* [PROBLEM REQUIREMENTS] All lines of the records below that contain the word "data" must be listed.

━━━━━━

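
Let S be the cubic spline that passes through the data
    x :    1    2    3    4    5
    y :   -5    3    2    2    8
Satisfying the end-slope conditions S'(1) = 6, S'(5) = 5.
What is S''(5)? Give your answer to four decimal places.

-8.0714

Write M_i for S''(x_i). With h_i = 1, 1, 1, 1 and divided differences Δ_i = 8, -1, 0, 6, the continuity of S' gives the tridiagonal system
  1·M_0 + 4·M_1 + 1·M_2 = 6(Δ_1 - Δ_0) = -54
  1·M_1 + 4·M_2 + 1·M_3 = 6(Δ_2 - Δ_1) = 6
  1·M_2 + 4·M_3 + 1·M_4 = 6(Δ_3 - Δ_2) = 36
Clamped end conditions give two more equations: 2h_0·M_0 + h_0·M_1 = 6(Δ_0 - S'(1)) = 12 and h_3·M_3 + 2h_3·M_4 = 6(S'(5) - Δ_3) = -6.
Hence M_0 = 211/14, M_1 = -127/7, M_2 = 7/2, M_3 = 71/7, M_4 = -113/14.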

━━━━━━

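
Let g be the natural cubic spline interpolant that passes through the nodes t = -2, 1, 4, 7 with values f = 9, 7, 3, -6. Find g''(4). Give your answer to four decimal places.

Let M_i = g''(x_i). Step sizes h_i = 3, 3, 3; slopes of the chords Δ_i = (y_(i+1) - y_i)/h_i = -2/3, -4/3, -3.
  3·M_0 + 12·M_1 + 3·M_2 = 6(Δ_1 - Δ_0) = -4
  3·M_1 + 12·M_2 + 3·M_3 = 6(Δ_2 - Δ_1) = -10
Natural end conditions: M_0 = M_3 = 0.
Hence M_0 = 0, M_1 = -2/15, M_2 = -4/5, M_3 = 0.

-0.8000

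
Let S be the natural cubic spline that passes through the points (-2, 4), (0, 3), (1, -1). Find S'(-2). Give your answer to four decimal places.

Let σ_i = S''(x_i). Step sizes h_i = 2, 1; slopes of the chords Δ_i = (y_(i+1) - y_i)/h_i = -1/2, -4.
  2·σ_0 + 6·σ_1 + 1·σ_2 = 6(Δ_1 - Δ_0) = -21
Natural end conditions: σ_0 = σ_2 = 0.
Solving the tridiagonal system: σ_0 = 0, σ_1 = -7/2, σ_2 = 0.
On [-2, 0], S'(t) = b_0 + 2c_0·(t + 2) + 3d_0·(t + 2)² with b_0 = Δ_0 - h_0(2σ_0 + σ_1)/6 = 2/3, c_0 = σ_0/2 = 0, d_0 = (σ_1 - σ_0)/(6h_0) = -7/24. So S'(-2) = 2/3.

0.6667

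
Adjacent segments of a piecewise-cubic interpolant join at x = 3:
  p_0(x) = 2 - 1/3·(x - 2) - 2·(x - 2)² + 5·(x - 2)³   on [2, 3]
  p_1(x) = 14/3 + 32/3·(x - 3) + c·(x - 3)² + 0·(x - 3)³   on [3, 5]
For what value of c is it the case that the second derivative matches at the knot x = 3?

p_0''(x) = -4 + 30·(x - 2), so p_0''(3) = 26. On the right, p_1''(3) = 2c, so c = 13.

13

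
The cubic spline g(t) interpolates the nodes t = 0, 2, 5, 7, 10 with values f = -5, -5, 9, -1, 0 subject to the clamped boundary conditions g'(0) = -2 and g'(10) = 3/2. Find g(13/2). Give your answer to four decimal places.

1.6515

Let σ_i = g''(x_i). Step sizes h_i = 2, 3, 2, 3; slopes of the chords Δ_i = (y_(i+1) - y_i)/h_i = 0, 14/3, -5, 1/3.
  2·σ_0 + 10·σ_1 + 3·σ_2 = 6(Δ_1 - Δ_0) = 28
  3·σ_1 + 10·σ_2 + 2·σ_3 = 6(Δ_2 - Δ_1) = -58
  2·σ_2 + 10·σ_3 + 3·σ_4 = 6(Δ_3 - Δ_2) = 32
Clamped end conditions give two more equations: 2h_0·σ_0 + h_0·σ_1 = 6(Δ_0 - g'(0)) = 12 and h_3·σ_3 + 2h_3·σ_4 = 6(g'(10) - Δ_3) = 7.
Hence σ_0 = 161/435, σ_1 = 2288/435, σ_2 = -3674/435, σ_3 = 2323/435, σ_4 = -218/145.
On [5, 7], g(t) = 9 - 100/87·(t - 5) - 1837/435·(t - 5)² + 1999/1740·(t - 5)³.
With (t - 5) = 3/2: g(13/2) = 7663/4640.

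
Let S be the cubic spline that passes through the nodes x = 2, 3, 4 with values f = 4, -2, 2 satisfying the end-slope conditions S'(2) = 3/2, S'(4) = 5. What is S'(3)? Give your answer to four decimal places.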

━━━━━━

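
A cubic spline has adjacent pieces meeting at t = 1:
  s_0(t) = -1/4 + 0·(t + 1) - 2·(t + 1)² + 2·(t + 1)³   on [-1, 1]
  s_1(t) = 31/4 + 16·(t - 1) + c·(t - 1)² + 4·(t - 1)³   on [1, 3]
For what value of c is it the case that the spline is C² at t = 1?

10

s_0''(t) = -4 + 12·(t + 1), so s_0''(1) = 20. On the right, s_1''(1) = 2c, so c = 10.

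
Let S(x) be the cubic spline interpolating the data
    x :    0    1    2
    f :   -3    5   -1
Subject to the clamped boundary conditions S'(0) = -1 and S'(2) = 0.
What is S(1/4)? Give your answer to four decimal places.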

━━━━━━

* [ANSWER TO THIS TASK]
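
Let S be the cubic spline that passes through the data
Let S(x) be the cubic spline interpolating the data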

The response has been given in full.